§ Exercise prompt: Of the entries that follow, how many lines hold the string "clear"? Write the number and nothing more.

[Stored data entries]

◆ ◆ ◆ ◆ ◆

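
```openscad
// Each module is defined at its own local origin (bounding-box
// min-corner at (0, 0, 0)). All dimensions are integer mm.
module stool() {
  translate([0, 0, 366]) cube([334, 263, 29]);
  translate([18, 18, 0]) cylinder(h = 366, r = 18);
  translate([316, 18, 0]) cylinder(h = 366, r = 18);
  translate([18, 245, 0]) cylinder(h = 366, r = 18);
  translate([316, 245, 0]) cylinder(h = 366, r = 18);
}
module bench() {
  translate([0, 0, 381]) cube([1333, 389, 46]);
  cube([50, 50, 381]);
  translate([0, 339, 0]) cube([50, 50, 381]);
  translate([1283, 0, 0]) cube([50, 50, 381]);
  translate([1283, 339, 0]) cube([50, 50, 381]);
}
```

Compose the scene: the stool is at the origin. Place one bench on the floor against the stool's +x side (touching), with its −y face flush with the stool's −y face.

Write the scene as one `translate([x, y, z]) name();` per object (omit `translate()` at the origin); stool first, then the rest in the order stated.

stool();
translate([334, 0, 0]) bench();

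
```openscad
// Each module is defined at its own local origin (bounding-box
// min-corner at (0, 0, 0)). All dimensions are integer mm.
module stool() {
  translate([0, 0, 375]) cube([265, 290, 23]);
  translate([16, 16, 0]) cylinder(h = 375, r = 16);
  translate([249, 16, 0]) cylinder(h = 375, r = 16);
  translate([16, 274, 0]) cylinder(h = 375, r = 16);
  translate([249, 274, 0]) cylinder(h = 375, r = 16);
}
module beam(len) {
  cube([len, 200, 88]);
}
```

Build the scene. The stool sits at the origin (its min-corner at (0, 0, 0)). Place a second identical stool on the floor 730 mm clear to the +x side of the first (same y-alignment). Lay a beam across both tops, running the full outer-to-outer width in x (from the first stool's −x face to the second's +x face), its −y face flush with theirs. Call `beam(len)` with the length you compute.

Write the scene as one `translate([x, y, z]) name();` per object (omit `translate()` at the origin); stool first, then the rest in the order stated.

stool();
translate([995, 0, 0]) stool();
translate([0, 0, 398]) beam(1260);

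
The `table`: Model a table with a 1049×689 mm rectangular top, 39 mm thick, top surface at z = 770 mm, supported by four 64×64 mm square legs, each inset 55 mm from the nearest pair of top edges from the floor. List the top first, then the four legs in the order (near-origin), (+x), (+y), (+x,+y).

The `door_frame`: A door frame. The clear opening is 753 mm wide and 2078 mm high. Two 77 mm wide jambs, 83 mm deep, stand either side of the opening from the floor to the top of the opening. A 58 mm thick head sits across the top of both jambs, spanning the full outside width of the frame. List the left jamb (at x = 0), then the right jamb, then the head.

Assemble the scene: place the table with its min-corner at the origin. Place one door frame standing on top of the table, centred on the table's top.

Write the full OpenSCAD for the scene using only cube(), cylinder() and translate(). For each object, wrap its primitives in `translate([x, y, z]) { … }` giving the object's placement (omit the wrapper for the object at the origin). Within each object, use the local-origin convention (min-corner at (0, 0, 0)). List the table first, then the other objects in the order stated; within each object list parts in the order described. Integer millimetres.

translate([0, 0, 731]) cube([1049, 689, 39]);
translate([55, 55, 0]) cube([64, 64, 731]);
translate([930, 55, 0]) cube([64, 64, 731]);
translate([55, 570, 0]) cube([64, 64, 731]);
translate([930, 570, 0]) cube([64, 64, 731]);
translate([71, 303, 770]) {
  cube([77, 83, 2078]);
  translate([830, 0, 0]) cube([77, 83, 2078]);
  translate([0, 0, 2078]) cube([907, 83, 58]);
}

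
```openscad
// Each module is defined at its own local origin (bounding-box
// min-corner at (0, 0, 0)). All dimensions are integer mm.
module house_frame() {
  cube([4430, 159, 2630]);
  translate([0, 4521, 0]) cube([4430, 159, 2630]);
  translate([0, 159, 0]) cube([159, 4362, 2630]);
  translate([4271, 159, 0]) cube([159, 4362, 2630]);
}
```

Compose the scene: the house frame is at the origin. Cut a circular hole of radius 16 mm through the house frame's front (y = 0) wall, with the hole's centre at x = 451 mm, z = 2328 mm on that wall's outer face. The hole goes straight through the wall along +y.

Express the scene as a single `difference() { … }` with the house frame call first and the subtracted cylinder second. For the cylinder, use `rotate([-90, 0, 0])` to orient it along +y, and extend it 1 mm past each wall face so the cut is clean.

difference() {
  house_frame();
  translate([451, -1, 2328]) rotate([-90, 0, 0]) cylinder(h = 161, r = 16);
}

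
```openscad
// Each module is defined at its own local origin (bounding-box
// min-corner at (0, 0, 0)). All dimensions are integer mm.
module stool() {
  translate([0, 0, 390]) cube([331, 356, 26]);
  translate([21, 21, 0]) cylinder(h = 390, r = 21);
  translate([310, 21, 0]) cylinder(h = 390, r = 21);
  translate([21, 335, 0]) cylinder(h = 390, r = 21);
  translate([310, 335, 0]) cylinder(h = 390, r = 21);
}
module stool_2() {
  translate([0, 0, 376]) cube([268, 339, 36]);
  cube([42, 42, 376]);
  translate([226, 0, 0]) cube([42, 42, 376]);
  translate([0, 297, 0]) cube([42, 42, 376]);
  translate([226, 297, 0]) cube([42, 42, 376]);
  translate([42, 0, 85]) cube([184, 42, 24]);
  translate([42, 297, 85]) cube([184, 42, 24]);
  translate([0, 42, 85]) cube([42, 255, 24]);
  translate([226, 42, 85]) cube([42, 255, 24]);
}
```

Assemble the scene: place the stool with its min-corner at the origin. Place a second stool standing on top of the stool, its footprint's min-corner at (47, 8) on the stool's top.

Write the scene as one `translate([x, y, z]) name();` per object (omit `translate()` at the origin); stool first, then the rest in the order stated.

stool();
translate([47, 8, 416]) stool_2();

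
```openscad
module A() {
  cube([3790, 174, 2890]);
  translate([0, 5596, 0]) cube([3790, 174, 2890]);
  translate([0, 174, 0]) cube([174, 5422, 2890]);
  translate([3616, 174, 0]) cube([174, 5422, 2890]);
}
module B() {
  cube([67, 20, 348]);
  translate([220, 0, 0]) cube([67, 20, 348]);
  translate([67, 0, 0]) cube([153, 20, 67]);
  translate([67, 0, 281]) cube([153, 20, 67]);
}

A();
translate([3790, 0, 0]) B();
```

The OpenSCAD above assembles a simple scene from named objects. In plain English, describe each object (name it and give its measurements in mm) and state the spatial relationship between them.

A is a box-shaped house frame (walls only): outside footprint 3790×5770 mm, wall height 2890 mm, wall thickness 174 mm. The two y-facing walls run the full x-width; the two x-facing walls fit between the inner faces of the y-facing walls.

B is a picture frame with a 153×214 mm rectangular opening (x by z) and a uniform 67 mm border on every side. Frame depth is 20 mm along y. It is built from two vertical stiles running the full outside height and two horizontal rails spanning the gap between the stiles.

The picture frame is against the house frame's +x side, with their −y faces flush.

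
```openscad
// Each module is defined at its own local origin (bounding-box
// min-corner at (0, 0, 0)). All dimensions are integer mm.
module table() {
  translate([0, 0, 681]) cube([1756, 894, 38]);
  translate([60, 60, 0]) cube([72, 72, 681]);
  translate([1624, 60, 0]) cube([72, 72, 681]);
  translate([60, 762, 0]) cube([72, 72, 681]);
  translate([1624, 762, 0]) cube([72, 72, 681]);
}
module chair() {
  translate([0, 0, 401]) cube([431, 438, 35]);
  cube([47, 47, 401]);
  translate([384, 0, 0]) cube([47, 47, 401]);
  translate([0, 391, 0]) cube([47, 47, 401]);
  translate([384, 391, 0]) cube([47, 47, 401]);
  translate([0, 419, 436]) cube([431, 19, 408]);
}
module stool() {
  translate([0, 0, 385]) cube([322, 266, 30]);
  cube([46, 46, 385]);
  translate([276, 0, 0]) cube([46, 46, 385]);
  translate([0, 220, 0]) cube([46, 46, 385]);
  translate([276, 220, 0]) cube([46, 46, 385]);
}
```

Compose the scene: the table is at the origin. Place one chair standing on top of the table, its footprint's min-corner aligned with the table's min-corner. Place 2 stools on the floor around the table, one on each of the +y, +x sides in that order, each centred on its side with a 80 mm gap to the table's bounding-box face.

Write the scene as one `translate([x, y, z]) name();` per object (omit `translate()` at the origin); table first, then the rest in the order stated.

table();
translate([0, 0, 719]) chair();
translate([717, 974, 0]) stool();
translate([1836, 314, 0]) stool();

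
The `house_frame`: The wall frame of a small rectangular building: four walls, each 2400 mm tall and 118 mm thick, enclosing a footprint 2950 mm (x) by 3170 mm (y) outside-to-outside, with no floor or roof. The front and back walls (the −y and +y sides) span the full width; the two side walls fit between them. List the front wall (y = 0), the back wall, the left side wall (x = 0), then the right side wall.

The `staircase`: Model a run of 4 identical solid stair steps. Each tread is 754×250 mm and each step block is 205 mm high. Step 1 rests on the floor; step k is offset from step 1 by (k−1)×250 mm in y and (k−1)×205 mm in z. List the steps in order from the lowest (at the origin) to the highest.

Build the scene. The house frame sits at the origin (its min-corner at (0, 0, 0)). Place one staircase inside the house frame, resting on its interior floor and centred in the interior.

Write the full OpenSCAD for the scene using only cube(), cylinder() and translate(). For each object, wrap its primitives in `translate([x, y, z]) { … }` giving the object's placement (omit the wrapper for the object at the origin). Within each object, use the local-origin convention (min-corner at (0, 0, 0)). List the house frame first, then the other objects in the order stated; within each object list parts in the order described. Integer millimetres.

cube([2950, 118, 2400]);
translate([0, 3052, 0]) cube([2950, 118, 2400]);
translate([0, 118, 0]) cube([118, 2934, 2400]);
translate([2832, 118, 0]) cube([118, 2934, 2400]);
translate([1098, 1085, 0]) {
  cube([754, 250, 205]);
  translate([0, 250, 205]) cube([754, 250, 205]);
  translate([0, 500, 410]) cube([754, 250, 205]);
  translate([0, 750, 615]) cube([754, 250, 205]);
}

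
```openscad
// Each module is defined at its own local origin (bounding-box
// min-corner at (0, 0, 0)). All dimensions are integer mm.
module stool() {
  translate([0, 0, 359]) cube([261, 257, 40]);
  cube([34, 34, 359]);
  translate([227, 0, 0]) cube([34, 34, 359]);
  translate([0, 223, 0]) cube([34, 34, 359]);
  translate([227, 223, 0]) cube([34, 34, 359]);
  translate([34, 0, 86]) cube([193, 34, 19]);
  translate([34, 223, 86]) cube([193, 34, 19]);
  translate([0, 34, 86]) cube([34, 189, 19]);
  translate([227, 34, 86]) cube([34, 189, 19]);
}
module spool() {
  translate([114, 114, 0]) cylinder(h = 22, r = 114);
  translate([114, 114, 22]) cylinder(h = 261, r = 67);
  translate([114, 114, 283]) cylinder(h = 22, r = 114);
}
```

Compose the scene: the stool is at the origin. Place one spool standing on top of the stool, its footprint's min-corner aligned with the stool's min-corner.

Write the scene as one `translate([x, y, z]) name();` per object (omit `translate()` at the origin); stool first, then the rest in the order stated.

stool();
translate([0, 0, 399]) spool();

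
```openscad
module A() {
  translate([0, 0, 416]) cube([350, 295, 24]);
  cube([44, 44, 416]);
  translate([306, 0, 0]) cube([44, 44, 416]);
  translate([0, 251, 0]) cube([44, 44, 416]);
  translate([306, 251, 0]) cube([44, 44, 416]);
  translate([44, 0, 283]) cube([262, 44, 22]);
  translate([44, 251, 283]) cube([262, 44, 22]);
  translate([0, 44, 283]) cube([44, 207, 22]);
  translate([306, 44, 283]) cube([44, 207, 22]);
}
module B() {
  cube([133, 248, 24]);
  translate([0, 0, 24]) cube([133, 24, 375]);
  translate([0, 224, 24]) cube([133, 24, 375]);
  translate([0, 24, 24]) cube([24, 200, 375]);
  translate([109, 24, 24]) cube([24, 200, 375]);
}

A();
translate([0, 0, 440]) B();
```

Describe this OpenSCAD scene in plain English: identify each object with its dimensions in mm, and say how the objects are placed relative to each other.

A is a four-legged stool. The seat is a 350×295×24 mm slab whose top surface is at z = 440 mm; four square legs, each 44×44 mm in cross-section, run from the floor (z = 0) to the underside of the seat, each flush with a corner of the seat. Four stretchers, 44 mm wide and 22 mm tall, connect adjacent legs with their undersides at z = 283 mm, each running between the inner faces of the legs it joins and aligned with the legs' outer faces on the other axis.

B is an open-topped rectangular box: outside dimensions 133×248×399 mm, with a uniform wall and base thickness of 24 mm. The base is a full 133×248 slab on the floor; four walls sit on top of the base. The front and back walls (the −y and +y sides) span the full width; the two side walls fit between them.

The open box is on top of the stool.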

◆ ◆ ◆ ◆ ◆

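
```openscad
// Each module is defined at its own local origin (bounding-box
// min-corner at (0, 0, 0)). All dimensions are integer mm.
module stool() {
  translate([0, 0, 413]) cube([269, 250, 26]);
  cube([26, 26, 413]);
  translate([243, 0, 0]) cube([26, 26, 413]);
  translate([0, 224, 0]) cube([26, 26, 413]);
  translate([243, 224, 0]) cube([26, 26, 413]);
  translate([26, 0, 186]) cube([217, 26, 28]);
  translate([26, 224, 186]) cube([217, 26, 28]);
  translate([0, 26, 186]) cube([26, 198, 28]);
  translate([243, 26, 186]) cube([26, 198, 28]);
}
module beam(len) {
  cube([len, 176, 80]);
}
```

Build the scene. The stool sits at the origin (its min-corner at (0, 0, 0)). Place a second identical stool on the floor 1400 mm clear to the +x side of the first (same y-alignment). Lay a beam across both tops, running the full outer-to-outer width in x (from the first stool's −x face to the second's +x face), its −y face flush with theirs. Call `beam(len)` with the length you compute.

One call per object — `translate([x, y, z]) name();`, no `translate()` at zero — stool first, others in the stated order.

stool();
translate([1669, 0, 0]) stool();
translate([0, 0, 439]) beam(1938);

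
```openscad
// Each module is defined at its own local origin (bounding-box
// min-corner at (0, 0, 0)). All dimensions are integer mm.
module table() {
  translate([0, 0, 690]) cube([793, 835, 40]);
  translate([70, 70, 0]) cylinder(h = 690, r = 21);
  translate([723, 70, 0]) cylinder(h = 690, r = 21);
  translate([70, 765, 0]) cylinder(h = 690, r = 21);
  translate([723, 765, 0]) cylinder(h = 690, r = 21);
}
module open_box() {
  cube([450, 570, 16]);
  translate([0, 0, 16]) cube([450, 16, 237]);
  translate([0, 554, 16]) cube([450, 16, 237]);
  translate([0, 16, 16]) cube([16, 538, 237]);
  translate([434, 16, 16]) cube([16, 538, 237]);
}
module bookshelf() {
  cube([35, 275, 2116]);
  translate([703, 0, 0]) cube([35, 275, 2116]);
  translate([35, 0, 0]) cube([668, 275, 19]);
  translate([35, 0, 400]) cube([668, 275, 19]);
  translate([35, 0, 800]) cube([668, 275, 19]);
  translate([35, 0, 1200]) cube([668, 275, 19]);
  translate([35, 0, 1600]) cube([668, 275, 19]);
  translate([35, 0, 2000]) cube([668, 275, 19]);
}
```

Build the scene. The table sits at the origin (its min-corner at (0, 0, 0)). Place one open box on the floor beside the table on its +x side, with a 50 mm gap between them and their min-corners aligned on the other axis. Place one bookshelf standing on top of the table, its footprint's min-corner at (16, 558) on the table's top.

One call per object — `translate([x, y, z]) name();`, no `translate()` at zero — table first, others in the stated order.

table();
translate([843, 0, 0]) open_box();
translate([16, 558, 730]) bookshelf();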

◆ ◆ ◆ ◆ ◆

§ Result for this task: 3